WHAT IS NEEDED:
Copy each line below without leaving any out.

GIVEN RECORDS:
┄┄┄┄┄┄┄┄┄┄
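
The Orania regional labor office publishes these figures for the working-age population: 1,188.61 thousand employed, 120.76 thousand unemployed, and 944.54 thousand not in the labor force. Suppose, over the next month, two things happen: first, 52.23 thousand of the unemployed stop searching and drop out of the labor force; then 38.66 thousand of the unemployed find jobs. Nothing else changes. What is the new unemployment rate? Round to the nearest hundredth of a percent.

New unemployment rate ≈ 2.38%.

Initially, labor force = 1,188.61 + 120.76 = 1,309.37 thousand, so u = 120.76/1,309.37 = 9.22%.
After the first change, unemployed and labor force both fall by 52.23 → E = 1,188.61, U = 68.53, labor force = 1,257.14 thousand.
After the second change, unemployed falls and employed rises by 38.66; labor force unchanged → E = 1,227.27, U = 29.87, labor force = 1,257.14 thousand.
New unemployment rate = 29.87 / 1,257.14 = 2.38%.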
┄┄┄┄┄┄┄┄┄┄
RESULT:
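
The Orania regional labor office publishes these figures for the working-age population: 1,188.61 thousand employed, 120.76 thousand unemployed, and 944.54 thousand not in the labor force. Suppose, over the next month, two things happen: first, 52.23 thousand of the unemployed stop searching and drop out of the labor force; then 38.66 thousand of the unemployed find jobs. Nothing else changes. What is the new unemployment rate? Round to the nearest hundredth of a percent.

New unemployment rate ≈ 2.38%.

Initially, labor force = 1,188.61 + 120.76 = 1,309.37 thousand, so u = 120.76/1,309.37 = 9.22%.
After the first change, unemployed and labor force both fall by 52.23 → E = 1,188.61, U = 68.53, labor force = 1,257.14 thousand.
After the second change, unemployed falls and employed rises by 38.66; labor force unchanged → E = 1,227.27, U = 29.87, labor force = 1,257.14 thousand.
New unemployment rate = 29.87 / 1,257.14 = 2.38%.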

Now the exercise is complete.